▶ [Work to complete]
Within the entries below, the lines from the one with "(K) precedes (B)." through the one with "d cannot start until g is done." are to be set down exactly, both ends kept.

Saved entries
--- START ---
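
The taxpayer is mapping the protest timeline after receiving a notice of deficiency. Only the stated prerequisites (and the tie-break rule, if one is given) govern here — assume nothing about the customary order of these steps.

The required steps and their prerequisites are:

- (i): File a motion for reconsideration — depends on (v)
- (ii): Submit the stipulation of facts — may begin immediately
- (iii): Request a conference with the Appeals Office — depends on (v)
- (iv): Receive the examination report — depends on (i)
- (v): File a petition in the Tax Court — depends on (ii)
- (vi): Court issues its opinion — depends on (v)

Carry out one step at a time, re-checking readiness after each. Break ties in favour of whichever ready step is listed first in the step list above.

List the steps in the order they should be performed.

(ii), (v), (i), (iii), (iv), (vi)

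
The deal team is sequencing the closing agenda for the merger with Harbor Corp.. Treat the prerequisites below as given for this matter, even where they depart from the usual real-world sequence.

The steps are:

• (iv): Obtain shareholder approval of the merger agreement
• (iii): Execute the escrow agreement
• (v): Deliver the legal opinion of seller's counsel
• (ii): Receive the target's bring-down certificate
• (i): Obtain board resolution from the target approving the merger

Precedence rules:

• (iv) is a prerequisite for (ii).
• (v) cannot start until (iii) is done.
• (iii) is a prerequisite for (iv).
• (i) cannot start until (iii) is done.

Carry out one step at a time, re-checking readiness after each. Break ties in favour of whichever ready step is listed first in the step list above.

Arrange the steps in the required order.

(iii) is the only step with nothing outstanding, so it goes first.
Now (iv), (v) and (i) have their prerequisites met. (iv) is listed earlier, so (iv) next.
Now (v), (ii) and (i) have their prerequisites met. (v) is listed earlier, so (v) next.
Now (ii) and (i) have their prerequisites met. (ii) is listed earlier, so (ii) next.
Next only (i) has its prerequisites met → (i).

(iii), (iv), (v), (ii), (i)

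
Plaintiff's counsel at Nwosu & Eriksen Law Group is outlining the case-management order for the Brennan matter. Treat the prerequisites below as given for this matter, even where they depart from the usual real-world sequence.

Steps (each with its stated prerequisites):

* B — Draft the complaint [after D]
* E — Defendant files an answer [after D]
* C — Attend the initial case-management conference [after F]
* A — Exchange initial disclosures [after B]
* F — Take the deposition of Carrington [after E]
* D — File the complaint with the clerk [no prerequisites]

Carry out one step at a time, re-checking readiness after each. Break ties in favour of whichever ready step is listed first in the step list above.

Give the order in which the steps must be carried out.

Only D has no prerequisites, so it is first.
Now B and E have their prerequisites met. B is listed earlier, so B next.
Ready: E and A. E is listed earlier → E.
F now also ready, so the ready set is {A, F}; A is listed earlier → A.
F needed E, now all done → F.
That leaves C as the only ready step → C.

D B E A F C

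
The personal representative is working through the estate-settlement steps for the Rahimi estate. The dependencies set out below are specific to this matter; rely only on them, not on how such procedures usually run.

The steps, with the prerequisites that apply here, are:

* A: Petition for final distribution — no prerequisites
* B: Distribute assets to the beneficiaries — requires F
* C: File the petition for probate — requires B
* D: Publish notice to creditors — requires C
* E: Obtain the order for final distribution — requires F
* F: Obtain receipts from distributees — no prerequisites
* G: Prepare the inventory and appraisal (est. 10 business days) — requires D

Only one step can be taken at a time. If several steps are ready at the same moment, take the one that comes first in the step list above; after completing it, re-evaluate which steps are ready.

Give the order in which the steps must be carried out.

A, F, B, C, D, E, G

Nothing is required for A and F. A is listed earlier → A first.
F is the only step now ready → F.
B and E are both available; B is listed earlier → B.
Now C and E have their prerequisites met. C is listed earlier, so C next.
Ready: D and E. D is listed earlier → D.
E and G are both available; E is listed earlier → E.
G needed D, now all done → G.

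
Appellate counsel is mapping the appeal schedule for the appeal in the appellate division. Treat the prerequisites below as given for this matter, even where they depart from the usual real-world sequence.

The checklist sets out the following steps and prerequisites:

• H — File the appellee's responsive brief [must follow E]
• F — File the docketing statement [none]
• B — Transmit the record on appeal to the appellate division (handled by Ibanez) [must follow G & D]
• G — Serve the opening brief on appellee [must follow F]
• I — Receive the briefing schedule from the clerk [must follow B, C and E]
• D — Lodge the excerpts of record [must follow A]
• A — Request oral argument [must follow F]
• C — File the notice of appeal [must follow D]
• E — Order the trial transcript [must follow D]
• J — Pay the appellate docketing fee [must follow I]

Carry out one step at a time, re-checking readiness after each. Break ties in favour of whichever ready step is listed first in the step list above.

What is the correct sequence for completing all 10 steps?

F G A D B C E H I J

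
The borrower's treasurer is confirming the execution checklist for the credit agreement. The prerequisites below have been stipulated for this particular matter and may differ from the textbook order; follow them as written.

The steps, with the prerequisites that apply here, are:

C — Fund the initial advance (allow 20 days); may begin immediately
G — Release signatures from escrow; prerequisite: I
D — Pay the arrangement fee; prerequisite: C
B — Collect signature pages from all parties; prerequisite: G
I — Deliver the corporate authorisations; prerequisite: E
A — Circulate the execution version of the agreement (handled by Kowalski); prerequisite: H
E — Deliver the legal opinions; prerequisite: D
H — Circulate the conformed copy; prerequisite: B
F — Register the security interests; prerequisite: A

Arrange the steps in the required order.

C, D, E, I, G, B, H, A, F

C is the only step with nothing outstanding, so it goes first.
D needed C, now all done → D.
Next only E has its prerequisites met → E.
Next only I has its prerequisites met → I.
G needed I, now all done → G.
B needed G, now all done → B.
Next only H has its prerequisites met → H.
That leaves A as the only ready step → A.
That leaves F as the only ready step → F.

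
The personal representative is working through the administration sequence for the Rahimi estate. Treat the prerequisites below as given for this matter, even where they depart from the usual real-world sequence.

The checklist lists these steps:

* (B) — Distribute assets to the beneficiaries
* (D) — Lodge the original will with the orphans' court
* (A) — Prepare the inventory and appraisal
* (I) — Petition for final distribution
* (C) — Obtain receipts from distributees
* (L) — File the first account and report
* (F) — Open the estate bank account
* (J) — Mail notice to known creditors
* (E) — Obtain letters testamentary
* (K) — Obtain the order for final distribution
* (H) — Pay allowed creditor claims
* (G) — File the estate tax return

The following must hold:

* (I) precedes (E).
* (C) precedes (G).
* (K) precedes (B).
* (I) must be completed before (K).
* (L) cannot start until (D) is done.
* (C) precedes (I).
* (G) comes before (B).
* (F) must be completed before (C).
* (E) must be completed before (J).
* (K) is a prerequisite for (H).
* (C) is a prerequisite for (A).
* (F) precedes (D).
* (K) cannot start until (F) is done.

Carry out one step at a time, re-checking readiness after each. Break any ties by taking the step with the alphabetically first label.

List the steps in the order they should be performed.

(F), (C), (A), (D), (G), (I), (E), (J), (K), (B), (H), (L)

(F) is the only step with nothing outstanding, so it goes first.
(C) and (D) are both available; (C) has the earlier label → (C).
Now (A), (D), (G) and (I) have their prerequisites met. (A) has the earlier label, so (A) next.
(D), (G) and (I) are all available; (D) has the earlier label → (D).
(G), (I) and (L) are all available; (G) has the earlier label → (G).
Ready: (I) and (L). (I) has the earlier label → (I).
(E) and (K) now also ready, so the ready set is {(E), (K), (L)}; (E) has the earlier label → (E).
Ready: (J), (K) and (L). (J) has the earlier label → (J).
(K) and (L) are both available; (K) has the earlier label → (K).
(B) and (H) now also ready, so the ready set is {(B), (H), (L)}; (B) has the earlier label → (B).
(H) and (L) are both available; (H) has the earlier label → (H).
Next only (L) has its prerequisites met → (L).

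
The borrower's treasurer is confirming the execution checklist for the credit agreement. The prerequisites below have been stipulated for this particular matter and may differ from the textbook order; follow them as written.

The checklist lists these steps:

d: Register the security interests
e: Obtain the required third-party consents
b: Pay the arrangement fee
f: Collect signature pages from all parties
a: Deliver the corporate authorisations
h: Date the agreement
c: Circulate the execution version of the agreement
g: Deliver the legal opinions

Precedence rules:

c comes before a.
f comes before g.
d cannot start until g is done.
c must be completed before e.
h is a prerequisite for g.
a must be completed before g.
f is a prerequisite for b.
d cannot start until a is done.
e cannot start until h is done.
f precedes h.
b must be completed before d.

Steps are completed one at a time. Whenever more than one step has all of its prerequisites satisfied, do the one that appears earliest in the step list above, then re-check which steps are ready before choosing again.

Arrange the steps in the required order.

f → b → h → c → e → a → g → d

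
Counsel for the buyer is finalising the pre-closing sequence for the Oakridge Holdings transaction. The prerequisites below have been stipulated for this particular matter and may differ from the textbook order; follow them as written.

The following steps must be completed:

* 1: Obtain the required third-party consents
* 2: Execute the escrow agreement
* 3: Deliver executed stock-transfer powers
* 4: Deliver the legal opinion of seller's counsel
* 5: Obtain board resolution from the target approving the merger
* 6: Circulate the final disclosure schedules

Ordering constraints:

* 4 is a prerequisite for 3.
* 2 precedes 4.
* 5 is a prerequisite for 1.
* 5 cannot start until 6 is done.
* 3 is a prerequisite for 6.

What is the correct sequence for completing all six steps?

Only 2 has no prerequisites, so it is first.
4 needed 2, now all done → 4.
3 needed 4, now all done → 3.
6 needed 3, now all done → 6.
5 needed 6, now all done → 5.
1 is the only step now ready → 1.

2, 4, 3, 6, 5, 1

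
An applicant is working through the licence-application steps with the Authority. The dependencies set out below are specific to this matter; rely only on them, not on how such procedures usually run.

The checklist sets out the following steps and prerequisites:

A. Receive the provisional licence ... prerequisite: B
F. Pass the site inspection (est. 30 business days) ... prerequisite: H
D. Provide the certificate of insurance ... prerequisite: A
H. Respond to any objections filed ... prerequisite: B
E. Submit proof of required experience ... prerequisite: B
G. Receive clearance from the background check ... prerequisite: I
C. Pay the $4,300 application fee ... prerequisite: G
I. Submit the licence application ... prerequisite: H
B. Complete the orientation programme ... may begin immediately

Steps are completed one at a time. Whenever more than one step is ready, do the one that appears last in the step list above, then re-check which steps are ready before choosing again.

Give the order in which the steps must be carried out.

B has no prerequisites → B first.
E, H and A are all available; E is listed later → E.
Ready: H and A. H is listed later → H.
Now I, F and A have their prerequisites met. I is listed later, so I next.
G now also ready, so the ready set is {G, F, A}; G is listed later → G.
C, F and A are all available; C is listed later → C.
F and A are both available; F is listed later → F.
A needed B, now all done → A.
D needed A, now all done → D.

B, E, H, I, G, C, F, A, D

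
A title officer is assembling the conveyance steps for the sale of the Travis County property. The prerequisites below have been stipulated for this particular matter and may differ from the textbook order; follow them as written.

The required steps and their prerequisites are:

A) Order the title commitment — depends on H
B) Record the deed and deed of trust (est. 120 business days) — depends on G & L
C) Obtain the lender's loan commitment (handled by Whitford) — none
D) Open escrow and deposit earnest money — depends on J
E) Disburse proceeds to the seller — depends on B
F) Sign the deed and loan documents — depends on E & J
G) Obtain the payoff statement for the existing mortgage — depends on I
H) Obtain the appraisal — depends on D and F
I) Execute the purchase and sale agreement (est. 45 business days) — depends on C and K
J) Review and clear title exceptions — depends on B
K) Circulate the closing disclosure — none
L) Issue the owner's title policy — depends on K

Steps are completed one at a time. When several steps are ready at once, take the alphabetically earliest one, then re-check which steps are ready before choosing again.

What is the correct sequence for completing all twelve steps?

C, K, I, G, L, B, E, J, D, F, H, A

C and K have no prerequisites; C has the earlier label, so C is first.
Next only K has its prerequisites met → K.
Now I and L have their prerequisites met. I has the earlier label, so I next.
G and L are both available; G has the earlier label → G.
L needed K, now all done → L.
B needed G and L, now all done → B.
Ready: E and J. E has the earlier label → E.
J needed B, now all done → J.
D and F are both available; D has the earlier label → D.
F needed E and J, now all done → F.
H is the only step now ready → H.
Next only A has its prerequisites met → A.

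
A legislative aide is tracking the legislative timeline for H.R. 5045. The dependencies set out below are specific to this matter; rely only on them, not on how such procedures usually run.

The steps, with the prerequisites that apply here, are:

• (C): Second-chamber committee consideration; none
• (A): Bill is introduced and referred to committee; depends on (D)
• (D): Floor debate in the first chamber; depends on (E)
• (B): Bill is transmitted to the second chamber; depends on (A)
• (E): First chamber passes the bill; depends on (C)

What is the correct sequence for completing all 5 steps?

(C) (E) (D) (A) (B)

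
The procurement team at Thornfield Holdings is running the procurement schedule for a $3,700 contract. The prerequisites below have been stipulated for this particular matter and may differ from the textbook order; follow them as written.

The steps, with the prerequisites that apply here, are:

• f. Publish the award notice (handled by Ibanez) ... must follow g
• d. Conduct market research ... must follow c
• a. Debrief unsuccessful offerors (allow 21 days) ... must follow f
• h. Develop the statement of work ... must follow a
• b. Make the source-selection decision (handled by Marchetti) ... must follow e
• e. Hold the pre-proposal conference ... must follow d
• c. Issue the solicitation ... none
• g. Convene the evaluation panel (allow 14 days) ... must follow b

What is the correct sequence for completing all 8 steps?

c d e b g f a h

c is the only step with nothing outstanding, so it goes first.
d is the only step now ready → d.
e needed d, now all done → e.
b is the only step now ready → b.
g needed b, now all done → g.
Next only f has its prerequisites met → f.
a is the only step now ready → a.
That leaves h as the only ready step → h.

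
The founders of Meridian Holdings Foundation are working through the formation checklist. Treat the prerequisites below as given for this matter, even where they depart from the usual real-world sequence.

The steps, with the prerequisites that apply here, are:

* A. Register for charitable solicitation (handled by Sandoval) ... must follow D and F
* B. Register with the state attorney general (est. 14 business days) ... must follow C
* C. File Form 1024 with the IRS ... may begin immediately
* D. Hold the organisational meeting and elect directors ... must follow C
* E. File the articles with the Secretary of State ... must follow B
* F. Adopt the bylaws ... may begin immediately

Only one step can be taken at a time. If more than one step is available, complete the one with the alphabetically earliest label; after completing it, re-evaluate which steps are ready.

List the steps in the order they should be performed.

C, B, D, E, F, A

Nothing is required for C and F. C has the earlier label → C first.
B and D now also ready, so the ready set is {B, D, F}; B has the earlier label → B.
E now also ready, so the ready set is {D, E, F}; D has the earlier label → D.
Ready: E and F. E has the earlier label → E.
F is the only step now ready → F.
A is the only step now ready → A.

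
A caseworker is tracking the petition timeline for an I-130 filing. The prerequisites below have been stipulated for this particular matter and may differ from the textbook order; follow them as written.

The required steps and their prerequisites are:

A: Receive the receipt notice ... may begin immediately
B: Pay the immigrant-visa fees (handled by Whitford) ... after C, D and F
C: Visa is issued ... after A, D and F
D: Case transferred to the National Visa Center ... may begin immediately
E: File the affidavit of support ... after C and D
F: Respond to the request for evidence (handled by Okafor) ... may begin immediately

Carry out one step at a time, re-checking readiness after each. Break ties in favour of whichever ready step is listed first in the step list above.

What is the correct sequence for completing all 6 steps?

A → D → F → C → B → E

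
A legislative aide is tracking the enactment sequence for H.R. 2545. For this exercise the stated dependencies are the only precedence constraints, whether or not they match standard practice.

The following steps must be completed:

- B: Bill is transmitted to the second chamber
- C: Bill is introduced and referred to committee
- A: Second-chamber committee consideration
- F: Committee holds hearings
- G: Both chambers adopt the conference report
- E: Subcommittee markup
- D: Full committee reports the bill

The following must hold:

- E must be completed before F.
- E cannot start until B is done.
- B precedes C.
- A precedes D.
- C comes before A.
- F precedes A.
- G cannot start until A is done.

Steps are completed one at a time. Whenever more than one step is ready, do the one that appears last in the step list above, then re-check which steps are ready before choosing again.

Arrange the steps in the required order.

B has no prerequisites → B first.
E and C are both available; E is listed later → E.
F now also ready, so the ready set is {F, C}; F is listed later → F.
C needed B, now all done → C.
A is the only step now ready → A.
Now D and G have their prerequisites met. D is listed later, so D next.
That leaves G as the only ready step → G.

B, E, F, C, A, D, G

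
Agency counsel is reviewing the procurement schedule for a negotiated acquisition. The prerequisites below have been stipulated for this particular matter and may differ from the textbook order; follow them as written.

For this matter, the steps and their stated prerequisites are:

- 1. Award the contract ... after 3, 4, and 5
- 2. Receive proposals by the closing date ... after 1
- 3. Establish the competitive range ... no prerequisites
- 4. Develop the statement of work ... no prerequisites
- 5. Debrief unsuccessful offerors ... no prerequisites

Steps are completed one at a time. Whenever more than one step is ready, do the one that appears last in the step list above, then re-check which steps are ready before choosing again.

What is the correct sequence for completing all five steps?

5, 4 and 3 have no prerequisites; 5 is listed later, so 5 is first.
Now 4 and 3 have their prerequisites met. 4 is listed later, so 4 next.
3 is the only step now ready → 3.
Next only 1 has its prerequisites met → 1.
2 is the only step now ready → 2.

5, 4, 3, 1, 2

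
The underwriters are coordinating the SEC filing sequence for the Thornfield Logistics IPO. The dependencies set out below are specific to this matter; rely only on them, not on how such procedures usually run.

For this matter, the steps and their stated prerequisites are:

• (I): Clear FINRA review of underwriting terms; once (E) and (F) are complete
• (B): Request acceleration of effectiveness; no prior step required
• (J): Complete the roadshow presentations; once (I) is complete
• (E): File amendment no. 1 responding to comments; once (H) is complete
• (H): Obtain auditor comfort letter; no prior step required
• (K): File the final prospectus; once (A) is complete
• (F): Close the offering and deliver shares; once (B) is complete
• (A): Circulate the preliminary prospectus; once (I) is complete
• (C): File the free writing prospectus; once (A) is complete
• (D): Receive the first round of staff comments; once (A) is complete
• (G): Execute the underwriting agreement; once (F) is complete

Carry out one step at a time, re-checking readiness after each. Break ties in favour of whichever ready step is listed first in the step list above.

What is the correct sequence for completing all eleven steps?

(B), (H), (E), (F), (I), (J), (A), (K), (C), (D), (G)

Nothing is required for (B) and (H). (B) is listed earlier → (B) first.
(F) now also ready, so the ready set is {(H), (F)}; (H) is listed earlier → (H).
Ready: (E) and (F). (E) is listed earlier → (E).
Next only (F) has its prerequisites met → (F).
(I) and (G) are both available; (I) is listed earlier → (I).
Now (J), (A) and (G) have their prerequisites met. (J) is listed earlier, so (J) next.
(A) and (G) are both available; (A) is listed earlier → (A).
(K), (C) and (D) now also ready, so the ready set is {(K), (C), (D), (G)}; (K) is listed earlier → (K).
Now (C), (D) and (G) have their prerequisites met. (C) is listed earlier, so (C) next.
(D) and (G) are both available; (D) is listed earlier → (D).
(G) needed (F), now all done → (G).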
--- END ---
▶ [Answer for the task]
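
* (K) precedes (B).
* (I) must be completed before (K).
* (L) cannot start until (D) is done.
* (C) precedes (I).
* (G) comes before (B).
* (F) must be completed before (C).
* (E) must be completed before (J).
* (K) is a prerequisite for (H).
* (C) is a prerequisite for (A).
* (F) precedes (D).
* (K) cannot start until (F) is done.

Carry out one step at a time, re-checking readiness after each. Break any ties by taking the step with the alphabetically first label.

List the steps in the order they should be performed.

(F), (C), (A), (D), (G), (I), (E), (J), (K), (B), (H), (L)

(F) is the only step with nothing outstanding, so it goes first.
(C) and (D) are both available; (C) has the earlier label → (C).
Now (A), (D), (G) and (I) have their prerequisites met. (A) has the earlier label, so (A) next.
(D), (G) and (I) are all available; (D) has the earlier label → (D).
(G), (I) and (L) are all available; (G) has the earlier label → (G).
Ready: (I) and (L). (I) has the earlier label → (I).
(E) and (K) now also ready, so the ready set is {(E), (K), (L)}; (E) has the earlier label → (E).
Ready: (J), (K) and (L). (J) has the earlier label → (J).
(K) and (L) are both available; (K) has the earlier label → (K).
(B) and (H) now also ready, so the ready set is {(B), (H), (L)}; (B) has the earlier label → (B).
(H) and (L) are both available; (H) has the earlier label → (H).
Next only (L) has its prerequisites met → (L).

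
The borrower's treasurer is confirming the execution checklist for the credit agreement. The prerequisites below have been stipulated for this particular matter and may differ from the textbook order; follow them as written.

The checklist lists these steps:

d: Register the security interests
e: Obtain the required third-party consents
b: Pay the arrangement fee
f: Collect signature pages from all parties
a: Deliver the corporate authorisations
h: Date the agreement
c: Circulate the execution version of the agreement
g: Deliver the legal opinions

Precedence rules:

c comes before a.
f comes before g.
d cannot start until g is done.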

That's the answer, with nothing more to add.